- _WHAT THE TASK ASKS_: Below are the entries; set down each of them exactly.

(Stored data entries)
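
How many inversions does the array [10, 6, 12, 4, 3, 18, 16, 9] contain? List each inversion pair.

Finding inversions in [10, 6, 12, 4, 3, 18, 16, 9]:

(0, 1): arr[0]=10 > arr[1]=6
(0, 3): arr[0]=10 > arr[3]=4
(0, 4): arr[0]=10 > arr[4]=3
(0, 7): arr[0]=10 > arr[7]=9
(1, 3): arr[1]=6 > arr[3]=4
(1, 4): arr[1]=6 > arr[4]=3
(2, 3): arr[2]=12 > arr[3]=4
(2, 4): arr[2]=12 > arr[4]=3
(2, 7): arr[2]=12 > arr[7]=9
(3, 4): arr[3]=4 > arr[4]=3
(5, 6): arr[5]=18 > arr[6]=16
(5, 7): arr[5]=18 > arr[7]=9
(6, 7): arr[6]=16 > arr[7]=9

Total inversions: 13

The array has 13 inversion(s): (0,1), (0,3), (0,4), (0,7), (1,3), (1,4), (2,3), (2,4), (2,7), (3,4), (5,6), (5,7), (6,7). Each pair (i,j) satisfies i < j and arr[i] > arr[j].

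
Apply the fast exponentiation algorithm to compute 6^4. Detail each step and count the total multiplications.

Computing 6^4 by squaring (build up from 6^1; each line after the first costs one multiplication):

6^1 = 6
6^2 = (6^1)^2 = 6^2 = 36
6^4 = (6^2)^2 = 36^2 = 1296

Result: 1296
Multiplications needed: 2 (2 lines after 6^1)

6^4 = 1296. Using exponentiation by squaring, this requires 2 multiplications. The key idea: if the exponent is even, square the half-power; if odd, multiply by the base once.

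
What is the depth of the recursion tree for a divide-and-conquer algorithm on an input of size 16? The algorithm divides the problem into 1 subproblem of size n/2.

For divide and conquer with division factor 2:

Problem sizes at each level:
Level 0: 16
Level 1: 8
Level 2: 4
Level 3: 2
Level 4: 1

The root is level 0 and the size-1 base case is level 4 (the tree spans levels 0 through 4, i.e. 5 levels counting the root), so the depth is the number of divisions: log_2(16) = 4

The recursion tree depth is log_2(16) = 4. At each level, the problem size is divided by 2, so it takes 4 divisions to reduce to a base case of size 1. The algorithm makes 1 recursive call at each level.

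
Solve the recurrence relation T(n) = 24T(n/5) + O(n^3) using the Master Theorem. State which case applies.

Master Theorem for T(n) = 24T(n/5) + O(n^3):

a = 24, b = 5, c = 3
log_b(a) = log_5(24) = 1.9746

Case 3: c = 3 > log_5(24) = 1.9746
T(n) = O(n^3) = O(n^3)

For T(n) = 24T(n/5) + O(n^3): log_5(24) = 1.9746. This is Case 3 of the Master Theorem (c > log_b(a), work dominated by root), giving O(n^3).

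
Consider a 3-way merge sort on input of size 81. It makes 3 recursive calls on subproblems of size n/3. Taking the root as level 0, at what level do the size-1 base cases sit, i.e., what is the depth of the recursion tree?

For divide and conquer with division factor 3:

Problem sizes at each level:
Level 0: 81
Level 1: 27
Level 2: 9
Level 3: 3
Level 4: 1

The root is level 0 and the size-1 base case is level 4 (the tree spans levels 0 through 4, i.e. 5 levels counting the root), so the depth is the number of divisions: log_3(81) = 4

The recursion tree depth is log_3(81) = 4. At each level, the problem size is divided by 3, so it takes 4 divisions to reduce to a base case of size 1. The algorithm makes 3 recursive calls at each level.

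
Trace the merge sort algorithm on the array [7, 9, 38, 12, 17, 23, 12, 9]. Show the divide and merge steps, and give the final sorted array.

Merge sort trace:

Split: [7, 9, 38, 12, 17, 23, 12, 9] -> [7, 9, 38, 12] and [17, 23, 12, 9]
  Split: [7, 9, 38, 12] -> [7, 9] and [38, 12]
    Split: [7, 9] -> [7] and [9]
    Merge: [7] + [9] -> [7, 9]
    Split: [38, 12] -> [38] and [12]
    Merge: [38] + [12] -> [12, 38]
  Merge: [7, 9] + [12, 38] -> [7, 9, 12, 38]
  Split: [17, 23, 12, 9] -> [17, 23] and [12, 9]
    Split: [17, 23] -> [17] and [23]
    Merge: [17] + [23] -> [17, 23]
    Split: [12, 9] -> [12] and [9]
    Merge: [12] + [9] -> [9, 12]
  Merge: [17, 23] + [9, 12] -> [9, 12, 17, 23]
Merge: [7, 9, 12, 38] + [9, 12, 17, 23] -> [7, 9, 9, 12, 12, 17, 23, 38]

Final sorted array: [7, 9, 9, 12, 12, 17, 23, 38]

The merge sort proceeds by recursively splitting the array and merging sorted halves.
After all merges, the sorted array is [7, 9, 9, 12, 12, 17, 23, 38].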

- _YOUR RESPONSE_:
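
How many inversions does the array [10, 6, 12, 4, 3, 18, 16, 9] contain? List each inversion pair.

Finding inversions in [10, 6, 12, 4, 3, 18, 16, 9]:

(0, 1): arr[0]=10 > arr[1]=6
(0, 3): arr[0]=10 > arr[3]=4
(0, 4): arr[0]=10 > arr[4]=3
(0, 7): arr[0]=10 > arr[7]=9
(1, 3): arr[1]=6 > arr[3]=4
(1, 4): arr[1]=6 > arr[4]=3
(2, 3): arr[2]=12 > arr[3]=4
(2, 4): arr[2]=12 > arr[4]=3
(2, 7): arr[2]=12 > arr[7]=9
(3, 4): arr[3]=4 > arr[4]=3
(5, 6): arr[5]=18 > arr[6]=16
(5, 7): arr[5]=18 > arr[7]=9
(6, 7): arr[6]=16 > arr[7]=9

Total inversions: 13

The array has 13 inversion(s): (0,1), (0,3), (0,4), (0,7), (1,3), (1,4), (2,3), (2,4), (2,7), (3,4), (5,6), (5,7), (6,7). Each pair (i,j) satisfies i < j and arr[i] > arr[j].

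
Apply the fast exponentiation algorithm to compute 6^4. Detail each step and count the total multiplications.

Computing 6^4 by squaring (build up from 6^1; each line after the first costs one multiplication):

6^1 = 6
6^2 = (6^1)^2 = 6^2 = 36
6^4 = (6^2)^2 = 36^2 = 1296

Result: 1296
Multiplications needed: 2 (2 lines after 6^1)

6^4 = 1296. Using exponentiation by squaring, this requires 2 multiplications. The key idea: if the exponent is even, square the half-power; if odd, multiply by the base once.

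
What is the depth of the recursion tree for a divide-and-conquer algorithm on an input of size 16? The algorithm divides the problem into 1 subproblem of size n/2.

For divide and conquer with division factor 2:

Problem sizes at each level:
Level 0: 16
Level 1: 8
Level 2: 4
Level 3: 2
Level 4: 1

The root is level 0 and the size-1 base case is level 4 (the tree spans levels 0 through 4, i.e. 5 levels counting the root), so the depth is the number of divisions: log_2(16) = 4

The recursion tree depth is log_2(16) = 4. At each level, the problem size is divided by 2, so it takes 4 divisions to reduce to a base case of size 1. The algorithm makes 1 recursive call at each level.

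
Solve the recurrence relation T(n) = 24T(n/5) + O(n^3) using the Master Theorem. State which case applies.

Master Theorem for T(n) = 24T(n/5) + O(n^3):

a = 24, b = 5, c = 3
log_b(a) = log_5(24) = 1.9746

Case 3: c = 3 > log_5(24) = 1.9746
T(n) = O(n^3) = O(n^3)

For T(n) = 24T(n/5) + O(n^3): log_5(24) = 1.9746. This is Case 3 of the Master Theorem (c > log_b(a), work dominated by root), giving O(n^3).

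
Consider a 3-way merge sort on input of size 81. It makes 3 recursive calls on subproblems of size n/3. Taking the root as level 0, at what level do the size-1 base cases sit, i.e., what is the depth of the recursion tree?

For divide and conquer with division factor 3:

Problem sizes at each level:
Level 0: 81
Level 1: 27
Level 2: 9
Level 3: 3
Level 4: 1

The root is level 0 and the size-1 base case is level 4 (the tree spans levels 0 through 4, i.e. 5 levels counting the root), so the depth is the number of divisions: log_3(81) = 4

The recursion tree depth is log_3(81) = 4. At each level, the problem size is divided by 3, so it takes 4 divisions to reduce to a base case of size 1. The algorithm makes 3 recursive calls at each level.

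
Trace the merge sort algorithm on the array [7, 9, 38, 12, 17, 23, 12, 9]. Show the divide and merge steps, and give the final sorted array.

Merge sort trace:

Split: [7, 9, 38, 12, 17, 23, 12, 9] -> [7, 9, 38, 12] and [17, 23, 12, 9]
  Split: [7, 9, 38, 12] -> [7, 9] and [38, 12]
    Split: [7, 9] -> [7] and [9]
    Merge: [7] + [9] -> [7, 9]
    Split: [38, 12] -> [38] and [12]
    Merge: [38] + [12] -> [12, 38]
  Merge: [7, 9] + [12, 38] -> [7, 9, 12, 38]
  Split: [17, 23, 12, 9] -> [17, 23] and [12, 9]
    Split: [17, 23] -> [17] and [23]
    Merge: [17] + [23] -> [17, 23]
    Split: [12, 9] -> [12] and [9]
    Merge: [12] + [9] -> [9, 12]
  Merge: [17, 23] + [9, 12] -> [9, 12, 17, 23]
Merge: [7, 9, 12, 38] + [9, 12, 17, 23] -> [7, 9, 9, 12, 12, 17, 23, 38]

Final sorted array: [7, 9, 9, 12, 12, 17, 23, 38]

The merge sort proceeds by recursively splitting the array and merging sorted halves.
After all merges, the sorted array is [7, 9, 9, 12, 12, 17, 23, 38].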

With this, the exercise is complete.